### Task item
Output the full listing below exactly.
====== Available data ======
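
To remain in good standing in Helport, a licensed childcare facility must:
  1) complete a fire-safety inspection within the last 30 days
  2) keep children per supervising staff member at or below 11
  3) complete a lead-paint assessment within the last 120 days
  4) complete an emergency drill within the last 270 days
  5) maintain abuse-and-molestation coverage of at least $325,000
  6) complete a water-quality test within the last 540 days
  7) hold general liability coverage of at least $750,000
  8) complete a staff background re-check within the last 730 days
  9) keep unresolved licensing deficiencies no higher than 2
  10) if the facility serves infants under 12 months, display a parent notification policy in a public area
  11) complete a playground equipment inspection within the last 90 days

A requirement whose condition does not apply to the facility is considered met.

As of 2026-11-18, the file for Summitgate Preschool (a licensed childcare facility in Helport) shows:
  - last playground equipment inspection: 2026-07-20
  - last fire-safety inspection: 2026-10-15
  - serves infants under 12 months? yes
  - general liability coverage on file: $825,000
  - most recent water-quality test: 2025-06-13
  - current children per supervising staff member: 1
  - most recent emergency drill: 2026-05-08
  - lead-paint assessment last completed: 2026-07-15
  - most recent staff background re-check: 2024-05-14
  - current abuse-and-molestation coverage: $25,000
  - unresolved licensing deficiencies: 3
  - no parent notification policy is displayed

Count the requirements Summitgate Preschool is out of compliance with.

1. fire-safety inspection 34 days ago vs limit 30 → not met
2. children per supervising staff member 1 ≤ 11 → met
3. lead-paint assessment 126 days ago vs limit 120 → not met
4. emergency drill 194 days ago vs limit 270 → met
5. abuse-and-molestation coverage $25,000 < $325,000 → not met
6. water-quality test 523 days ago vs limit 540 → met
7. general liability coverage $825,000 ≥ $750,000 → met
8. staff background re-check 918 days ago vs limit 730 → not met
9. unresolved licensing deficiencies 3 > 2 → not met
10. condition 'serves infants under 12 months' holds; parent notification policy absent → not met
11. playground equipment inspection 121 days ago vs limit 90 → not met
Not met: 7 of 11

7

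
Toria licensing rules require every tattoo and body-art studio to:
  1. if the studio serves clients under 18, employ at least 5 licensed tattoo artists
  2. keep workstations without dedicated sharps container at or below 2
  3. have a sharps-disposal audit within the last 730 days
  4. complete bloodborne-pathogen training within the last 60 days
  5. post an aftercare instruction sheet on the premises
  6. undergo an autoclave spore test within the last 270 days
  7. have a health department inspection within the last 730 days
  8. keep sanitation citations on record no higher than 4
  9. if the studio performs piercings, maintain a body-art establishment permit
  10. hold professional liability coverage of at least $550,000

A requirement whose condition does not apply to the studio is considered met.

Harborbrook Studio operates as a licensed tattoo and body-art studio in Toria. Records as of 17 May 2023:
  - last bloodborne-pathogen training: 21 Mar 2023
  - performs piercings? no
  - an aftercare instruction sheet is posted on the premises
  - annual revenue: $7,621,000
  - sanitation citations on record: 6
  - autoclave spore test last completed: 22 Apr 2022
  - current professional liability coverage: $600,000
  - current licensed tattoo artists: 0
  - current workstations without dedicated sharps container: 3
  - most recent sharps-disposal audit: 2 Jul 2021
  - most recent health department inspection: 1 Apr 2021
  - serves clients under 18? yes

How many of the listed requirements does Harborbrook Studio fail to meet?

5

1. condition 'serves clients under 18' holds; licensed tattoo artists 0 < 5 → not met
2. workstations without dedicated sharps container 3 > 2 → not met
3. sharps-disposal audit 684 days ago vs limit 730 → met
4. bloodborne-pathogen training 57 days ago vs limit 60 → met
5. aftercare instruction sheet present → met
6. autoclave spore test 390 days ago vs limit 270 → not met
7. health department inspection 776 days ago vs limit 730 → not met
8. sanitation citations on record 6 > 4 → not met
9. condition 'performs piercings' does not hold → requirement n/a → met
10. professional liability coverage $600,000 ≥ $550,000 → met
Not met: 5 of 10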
======
### Task response
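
To remain in good standing in Helport, a licensed childcare facility must:
  1) complete a fire-safety inspection within the last 30 days
  2) keep children per supervising staff member at or below 11
  3) complete a lead-paint assessment within the last 120 days
  4) complete an emergency drill within the last 270 days
  5) maintain abuse-and-molestation coverage of at least $325,000
  6) complete a water-quality test within the last 540 days
  7) hold general liability coverage of at least $750,000
  8) complete a staff background re-check within the last 730 days
  9) keep unresolved licensing deficiencies no higher than 2
  10) if the facility serves infants under 12 months, display a parent notification policy in a public area
  11) complete a playground equipment inspection within the last 90 days

A requirement whose condition does not apply to the facility is considered met.

As of 2026-11-18, the file for Summitgate Preschool (a licensed childcare facility in Helport) shows:
  - last playground equipment inspection: 2026-07-20
  - last fire-safety inspection: 2026-10-15
  - serves infants under 12 months? yes
  - general liability coverage on file: $825,000
  - most recent water-quality test: 2025-06-13
  - current children per supervising staff member: 1
  - most recent emergency drill: 2026-05-08
  - lead-paint assessment last completed: 2026-07-15
  - most recent staff background re-check: 2024-05-14
  - current abuse-and-molestation coverage: $25,000
  - unresolved licensing deficiencies: 3
  - no parent notification policy is displayed

Count the requirements Summitgate Preschool is out of compliance with.

1. fire-safety inspection 34 days ago vs limit 30 → not met
2. children per supervising staff member 1 ≤ 11 → met
3. lead-paint assessment 126 days ago vs limit 120 → not met
4. emergency drill 194 days ago vs limit 270 → met
5. abuse-and-molestation coverage $25,000 < $325,000 → not met
6. water-quality test 523 days ago vs limit 540 → met
7. general liability coverage $825,000 ≥ $750,000 → met
8. staff background re-check 918 days ago vs limit 730 → not met
9. unresolved licensing deficiencies 3 > 2 → not met
10. condition 'serves infants under 12 months' holds; parent notification policy absent → not met
11. playground equipment inspection 121 days ago vs limit 90 → not met
Not met: 7 of 11

7

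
Toria licensing rules require every tattoo and body-art studio to:
  1. if the studio serves clients under 18, employ at least 5 licensed tattoo artists
  2. keep workstations without dedicated sharps container at or below 2
  3. have a sharps-disposal audit within the last 730 days
  4. complete bloodborne-pathogen training within the last 60 days
  5. post an aftercare instruction sheet on the premises
  6. undergo an autoclave spore test within the last 270 days
  7. have a health department inspection within the last 730 days
  8. keep sanitation citations on record no higher than 4
  9. if the studio performs piercings, maintain a body-art establishment permit
  10. hold professional liability coverage of at least $550,000

A requirement whose condition does not apply to the studio is considered met.

Harborbrook Studio operates as a licensed tattoo and body-art studio in Toria. Records as of 17 May 2023:
  - last bloodborne-pathogen training: 21 Mar 2023
  - performs piercings? no
  - an aftercare instruction sheet is posted on the premises
  - annual revenue: $7,621,000
  - sanitation citations on record: 6
  - autoclave spore test last completed: 22 Apr 2022
  - current professional liability coverage: $600,000
  - current licensed tattoo artists: 0
  - current workstations without dedicated sharps container: 3
  - most recent sharps-disposal audit: 2 Jul 2021
  - most recent health department inspection: 1 Apr 2021
  - serves clients under 18? yes

How many of the listed requirements does Harborbrook Studio fail to meet?

5

1. condition 'serves clients under 18' holds; licensed tattoo artists 0 < 5 → not met
2. workstations without dedicated sharps container 3 > 2 → not met
3. sharps-disposal audit 684 days ago vs limit 730 → met
4. bloodborne-pathogen training 57 days ago vs limit 60 → met
5. aftercare instruction sheet present → met
6. autoclave spore test 390 days ago vs limit 270 → not met
7. health department inspection 776 days ago vs limit 730 → not met
8. sanitation citations on record 6 > 4 → not met
9. condition 'performs piercings' does not hold → requirement n/a → met
10. professional liability coverage $600,000 ≥ $550,000 → met
Not met: 5 of 10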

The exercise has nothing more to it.